Requirement:
Would you return every entry, exactly as it is written?
Material provided Start Marker
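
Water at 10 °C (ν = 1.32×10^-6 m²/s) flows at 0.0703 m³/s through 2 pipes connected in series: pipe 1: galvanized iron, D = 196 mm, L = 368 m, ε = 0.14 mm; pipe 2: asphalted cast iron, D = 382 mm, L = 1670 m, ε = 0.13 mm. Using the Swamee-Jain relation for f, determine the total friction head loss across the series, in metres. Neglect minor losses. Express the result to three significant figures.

H ≈ 11.6 m

Pipe 1: V = 2.330 m/s, Re = 3.46×10^5, ε/D = 7.14×10^-4, f = 0.01931, h_1 = f(L/D)V²/2g = 10.03 m
Pipe 2: V = 0.6134 m/s, Re = 1.78×10^5, ε/D = 3.40×10^-4, f = 0.01828, h_2 = f(L/D)V²/2g = 1.532 m
Series → Q common, losses add: H = Σh = 11.57 m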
Material provided End Marker
Solution:
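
Water at 10 °C (ν = 1.32×10^-6 m²/s) flows at 0.0703 m³/s through 2 pipes connected in series: pipe 1: galvanized iron, D = 196 mm, L = 368 m, ε = 0.14 mm; pipe 2: asphalted cast iron, D = 382 mm, L = 1670 m, ε = 0.13 mm. Using the Swamee-Jain relation for f, determine the total friction head loss across the series, in metres. Neglect minor losses. Express the result to three significant figures.

H ≈ 11.6 m

Pipe 1: V = 2.330 m/s, Re = 3.46×10^5, ε/D = 7.14×10^-4, f = 0.01931, h_1 = f(L/D)V²/2g = 10.03 m
Pipe 2: V = 0.6134 m/s, Re = 1.78×10^5, ε/D = 3.40×10^-4, f = 0.01828, h_2 = f(L/D)V²/2g = 1.532 m
Series → Q common, losses add: H = Σh = 11.57 m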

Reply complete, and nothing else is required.